======== Materials provided ========
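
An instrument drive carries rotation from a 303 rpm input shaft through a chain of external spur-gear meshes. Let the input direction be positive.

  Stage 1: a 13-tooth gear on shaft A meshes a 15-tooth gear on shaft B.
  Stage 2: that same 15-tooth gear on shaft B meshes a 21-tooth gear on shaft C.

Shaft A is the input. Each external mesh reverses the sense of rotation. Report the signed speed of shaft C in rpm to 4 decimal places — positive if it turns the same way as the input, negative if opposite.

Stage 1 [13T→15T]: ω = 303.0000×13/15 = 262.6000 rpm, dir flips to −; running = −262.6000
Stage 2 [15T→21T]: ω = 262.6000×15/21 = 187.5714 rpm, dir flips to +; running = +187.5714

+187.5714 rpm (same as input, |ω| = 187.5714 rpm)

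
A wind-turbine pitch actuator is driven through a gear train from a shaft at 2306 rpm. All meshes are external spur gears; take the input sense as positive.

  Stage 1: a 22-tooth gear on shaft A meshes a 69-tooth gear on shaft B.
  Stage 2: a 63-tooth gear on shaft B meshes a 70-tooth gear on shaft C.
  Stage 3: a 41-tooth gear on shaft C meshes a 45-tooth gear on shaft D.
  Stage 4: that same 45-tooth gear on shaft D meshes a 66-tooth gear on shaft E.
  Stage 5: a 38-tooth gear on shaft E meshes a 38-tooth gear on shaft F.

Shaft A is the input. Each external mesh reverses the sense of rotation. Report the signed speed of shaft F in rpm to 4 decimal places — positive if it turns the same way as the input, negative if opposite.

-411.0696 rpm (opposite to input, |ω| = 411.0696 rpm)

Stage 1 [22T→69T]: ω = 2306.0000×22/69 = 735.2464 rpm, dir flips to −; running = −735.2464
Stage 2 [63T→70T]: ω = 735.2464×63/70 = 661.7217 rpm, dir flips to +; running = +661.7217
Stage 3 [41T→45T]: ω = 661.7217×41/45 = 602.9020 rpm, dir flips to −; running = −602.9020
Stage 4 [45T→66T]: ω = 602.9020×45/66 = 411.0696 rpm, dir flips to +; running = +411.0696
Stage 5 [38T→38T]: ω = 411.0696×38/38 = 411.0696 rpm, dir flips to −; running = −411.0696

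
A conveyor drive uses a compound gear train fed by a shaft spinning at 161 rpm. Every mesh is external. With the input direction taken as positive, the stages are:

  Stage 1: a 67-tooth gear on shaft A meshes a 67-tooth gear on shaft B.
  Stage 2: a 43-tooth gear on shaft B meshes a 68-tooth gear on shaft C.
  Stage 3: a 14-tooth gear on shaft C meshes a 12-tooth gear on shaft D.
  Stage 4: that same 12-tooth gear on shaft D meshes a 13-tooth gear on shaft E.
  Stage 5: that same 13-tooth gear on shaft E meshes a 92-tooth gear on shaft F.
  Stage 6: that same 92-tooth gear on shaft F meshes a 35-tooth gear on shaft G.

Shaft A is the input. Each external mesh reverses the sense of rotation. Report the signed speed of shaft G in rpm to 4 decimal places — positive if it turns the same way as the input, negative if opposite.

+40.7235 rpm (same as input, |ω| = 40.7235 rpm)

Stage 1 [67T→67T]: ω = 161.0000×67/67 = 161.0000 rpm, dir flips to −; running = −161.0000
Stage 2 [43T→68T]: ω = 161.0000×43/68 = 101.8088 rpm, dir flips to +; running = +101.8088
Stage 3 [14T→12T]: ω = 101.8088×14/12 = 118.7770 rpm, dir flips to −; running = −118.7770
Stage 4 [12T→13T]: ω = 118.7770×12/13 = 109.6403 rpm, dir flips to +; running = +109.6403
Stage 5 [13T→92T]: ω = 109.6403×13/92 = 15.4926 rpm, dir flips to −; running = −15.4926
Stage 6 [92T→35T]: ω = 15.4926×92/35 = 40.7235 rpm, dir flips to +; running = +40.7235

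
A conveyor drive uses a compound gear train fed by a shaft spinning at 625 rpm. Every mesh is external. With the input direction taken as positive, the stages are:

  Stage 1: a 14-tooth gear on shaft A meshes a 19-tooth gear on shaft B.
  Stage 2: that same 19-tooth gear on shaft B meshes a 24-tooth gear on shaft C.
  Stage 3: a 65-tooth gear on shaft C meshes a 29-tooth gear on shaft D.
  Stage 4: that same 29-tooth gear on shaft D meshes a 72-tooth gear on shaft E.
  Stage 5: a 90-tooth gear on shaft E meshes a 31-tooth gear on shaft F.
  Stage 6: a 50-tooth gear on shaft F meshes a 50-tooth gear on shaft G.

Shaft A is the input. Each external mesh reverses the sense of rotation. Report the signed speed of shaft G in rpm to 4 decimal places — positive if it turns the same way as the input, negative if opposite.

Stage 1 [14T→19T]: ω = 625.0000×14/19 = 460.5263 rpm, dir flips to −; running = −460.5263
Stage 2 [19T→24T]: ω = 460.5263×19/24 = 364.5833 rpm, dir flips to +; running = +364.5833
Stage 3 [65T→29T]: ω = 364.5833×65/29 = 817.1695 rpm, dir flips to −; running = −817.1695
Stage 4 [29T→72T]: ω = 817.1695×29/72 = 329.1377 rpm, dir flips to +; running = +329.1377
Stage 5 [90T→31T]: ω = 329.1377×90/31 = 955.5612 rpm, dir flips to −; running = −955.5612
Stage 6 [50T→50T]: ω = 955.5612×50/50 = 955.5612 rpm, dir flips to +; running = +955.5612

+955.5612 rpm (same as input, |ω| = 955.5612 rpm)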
========
- **Directions for this task**
From the data, collect all lines where the string "through" appears.

- **Answer below**
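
An instrument drive carries rotation from a 303 rpm input shaft through a chain of external spur-gear meshes. Let the input direction be positive.
A wind-turbine pitch actuator is driven through a gear train from a shaft at 2306 rpm. All meshes are external spur gears; take the input sense as positive.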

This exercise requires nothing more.